Which lines in the records below contain the word "blanket"? Copy each one.

BEGIN Input for this task

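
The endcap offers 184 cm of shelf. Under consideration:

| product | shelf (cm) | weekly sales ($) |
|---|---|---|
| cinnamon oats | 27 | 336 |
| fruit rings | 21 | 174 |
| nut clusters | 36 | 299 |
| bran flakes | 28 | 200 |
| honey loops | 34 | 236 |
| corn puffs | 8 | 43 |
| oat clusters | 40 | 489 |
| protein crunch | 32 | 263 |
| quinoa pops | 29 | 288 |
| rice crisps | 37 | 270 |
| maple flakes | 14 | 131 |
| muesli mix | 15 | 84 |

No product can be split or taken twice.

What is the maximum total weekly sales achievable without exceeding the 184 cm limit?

1813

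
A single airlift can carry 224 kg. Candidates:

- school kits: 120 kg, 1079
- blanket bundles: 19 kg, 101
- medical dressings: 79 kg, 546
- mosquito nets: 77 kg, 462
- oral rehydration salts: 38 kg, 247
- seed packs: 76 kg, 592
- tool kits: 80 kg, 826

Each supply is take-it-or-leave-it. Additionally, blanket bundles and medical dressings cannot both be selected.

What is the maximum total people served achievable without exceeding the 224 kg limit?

2006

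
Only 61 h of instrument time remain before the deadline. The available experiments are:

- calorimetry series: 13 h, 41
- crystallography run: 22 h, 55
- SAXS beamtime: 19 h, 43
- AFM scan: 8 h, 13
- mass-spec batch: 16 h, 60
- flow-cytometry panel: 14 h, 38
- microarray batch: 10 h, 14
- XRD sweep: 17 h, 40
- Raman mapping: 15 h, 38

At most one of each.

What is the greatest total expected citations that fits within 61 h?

By expected citations per h: mass-spec batch 3.75, calorimetry series 3.15, flow-cytometry panel 2.71 lead.
The ratio heuristic lands on calorimetry series + mass-spec batch + flow-cytometry panel + Raman mapping (177) but leaves 3 h idle.
The 15 h tied up in Raman mapping is better spent on XRD sweep — total rises to 179 (60 h).

179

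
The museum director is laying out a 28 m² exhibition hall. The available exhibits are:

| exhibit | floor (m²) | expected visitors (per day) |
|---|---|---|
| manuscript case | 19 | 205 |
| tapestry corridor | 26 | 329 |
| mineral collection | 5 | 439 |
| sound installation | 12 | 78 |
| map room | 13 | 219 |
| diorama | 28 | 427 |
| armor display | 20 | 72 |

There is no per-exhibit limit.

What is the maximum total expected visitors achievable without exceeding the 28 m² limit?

2195

Taking 5×mineral collection: 25 m² used, 2195 in expected visitors.
Nothing else within 28 m² beats 2195.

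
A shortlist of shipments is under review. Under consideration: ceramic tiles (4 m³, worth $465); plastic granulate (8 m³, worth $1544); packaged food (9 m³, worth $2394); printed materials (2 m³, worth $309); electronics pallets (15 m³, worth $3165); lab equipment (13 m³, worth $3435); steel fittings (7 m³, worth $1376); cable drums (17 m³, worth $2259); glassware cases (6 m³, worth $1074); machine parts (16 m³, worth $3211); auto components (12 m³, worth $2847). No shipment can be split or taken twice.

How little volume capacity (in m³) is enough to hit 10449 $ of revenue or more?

Need the lightest bundle worth ≥ 10449.
plastic granulate + packaged food + printed materials + lab equipment + auto components: 10529 revenue at 44 m³.
No combination under 44 m³ hits 10449.

44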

END Input for this task

Solution to this exercise:
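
- blanket bundles: 19 kg, 101
Each supply is take-it-or-leave-it. Additionally, blanket bundles and medical dressings cannot both be selected.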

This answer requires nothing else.